[Record set]:
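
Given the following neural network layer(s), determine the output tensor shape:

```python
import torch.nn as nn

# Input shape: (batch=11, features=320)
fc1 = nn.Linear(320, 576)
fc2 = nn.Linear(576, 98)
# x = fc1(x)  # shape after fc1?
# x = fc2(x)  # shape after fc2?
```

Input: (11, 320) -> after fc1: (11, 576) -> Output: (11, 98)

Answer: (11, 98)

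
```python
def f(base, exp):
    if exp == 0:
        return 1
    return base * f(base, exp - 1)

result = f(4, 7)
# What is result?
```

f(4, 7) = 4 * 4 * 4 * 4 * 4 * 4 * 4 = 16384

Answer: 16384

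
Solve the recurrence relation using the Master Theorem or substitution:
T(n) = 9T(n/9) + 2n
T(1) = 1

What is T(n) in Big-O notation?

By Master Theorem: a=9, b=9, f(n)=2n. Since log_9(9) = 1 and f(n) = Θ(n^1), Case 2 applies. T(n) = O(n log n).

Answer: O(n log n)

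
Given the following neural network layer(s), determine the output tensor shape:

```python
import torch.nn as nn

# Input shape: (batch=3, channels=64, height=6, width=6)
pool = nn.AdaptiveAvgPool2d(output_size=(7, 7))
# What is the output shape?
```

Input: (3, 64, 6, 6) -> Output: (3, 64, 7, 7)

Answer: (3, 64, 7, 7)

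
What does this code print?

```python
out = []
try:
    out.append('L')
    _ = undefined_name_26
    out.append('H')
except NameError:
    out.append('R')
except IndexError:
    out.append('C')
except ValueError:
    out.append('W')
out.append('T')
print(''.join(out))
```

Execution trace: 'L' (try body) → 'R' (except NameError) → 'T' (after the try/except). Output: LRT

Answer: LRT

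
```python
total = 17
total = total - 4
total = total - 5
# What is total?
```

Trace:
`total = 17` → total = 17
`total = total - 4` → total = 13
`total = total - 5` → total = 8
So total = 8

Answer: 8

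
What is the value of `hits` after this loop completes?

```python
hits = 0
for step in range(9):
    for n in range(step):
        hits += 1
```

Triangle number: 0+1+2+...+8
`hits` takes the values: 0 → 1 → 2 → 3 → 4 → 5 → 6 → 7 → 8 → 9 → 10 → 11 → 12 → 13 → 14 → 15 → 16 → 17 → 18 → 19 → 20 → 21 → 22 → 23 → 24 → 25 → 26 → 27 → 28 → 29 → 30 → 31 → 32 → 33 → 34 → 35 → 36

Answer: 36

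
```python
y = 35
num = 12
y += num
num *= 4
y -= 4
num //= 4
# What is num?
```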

[What you have to do]: Repeat the data verbatim.

[Output below]:
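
Given the following neural network layer(s), determine the output tensor shape:

```python
import torch.nn as nn

# Input shape: (batch=11, features=320)
fc1 = nn.Linear(320, 576)
fc2 = nn.Linear(576, 98)
# x = fc1(x)  # shape after fc1?
# x = fc2(x)  # shape after fc2?
```

Input: (11, 320) -> after fc1: (11, 576) -> Output: (11, 98)

Answer: (11, 98)

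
```python
def f(base, exp):
    if exp == 0:
        return 1
    return base * f(base, exp - 1)

result = f(4, 7)
# What is result?
```

f(4, 7) = 4 * 4 * 4 * 4 * 4 * 4 * 4 = 16384

Answer: 16384

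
Solve the recurrence relation using the Master Theorem or substitution:
T(n) = 9T(n/9) + 2n
T(1) = 1

What is T(n) in Big-O notation?

By Master Theorem: a=9, b=9, f(n)=2n. Since log_9(9) = 1 and f(n) = Θ(n^1), Case 2 applies. T(n) = O(n log n).

Answer: O(n log n)

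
Given the following neural network layer(s), determine the output tensor shape:

```python
import torch.nn as nn

# Input shape: (batch=3, channels=64, height=6, width=6)
pool = nn.AdaptiveAvgPool2d(output_size=(7, 7))
# What is the output shape?
```

Input: (3, 64, 6, 6) -> Output: (3, 64, 7, 7)

Answer: (3, 64, 7, 7)

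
What does this code print?

```python
out = []
try:
    out.append('L')
    _ = undefined_name_26
    out.append('H')
except NameError:
    out.append('R')
except IndexError:
    out.append('C')
except ValueError:
    out.append('W')
out.append('T')
print(''.join(out))
```

Execution trace: 'L' (try body) → 'R' (except NameError) → 'T' (after the try/except). Output: LRT

Answer: LRT

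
```python
total = 17
total = total - 4
total = total - 5
# What is total?
```

Trace:
`total = 17` → total = 17
`total = total - 4` → total = 13
`total = total - 5` → total = 8
So total = 8

Answer: 8

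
What is the value of `hits` after this loop completes?

```python
hits = 0
for step in range(9):
    for n in range(step):
        hits += 1
```

Triangle number: 0+1+2+...+8
`hits` takes the values: 0 → 1 → 2 → 3 → 4 → 5 → 6 → 7 → 8 → 9 → 10 → 11 → 12 → 13 → 14 → 15 → 16 → 17 → 18 → 19 → 20 → 21 → 22 → 23 → 24 → 25 → 26 → 27 → 28 → 29 → 30 → 31 → 32 → 33 → 34 → 35 → 36

Answer: 36

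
```python
y = 35
num = 12
y += num
num *= 4
y -= 4
num //= 4
# What is num?
```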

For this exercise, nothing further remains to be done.